DIRECTIONS FOR THIS TASK:
The full listing is needed, transcribed word for word.

★ ★ ★ ★ ★

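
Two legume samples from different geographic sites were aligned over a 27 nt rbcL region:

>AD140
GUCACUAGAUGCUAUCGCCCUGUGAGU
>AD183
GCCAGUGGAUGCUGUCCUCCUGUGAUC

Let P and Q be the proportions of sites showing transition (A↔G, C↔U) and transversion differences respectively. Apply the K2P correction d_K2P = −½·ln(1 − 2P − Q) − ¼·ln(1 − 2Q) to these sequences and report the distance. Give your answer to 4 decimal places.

Mismatches occur at site 2 (U↔C, transition), site 5 (C↔G, transversion), site 7 (A↔G, transition), site 14 (A↔G, transition), site 17 (G↔C, transversion), site 18 (C↔U, transition), site 26 (G↔U, transversion), site 27 (U↔C, transition).
Of the 8 differences, 5 transitions and 3 transversions over 27 sites: P = 5/27 = 0.185185, Q = 3/27 = 0.111111.
d = −0.5·ln(0.518519) − 0.25·ln(0.777778) = −0.5·(-0.656779) − 0.25·(-0.251314) = 0.3912.

0.3912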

★ ★ ★ ★ ★

RESULT FOR THIS EXERCISE:
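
Two legume samples from different geographic sites were aligned over a 27 nt rbcL region:

>AD140
GUCACUAGAUGCUAUCGCCCUGUGAGU
>AD183
GCCAGUGGAUGCUGUCCUCCUGUGAUC

Let P and Q be the proportions of sites showing transition (A↔G, C↔U) and transversion differences respectively. Apply the K2P correction d_K2P = −½·ln(1 − 2P − Q) − ¼·ln(1 − 2Q) to these sequences and report the distance. Give your answer to 4 decimal places.

Mismatches occur at site 2 (U↔C, transition), site 5 (C↔G, transversion), site 7 (A↔G, transition), site 14 (A↔G, transition), site 17 (G↔C, transversion), site 18 (C↔U, transition), site 26 (G↔U, transversion), site 27 (U↔C, transition).
Of the 8 differences, 5 transitions and 3 transversions over 27 sites: P = 5/27 = 0.185185, Q = 3/27 = 0.111111.
d = −0.5·ln(0.518519) − 0.25·ln(0.777778) = −0.5·(-0.656779) − 0.25·(-0.251314) = 0.3912.

0.3912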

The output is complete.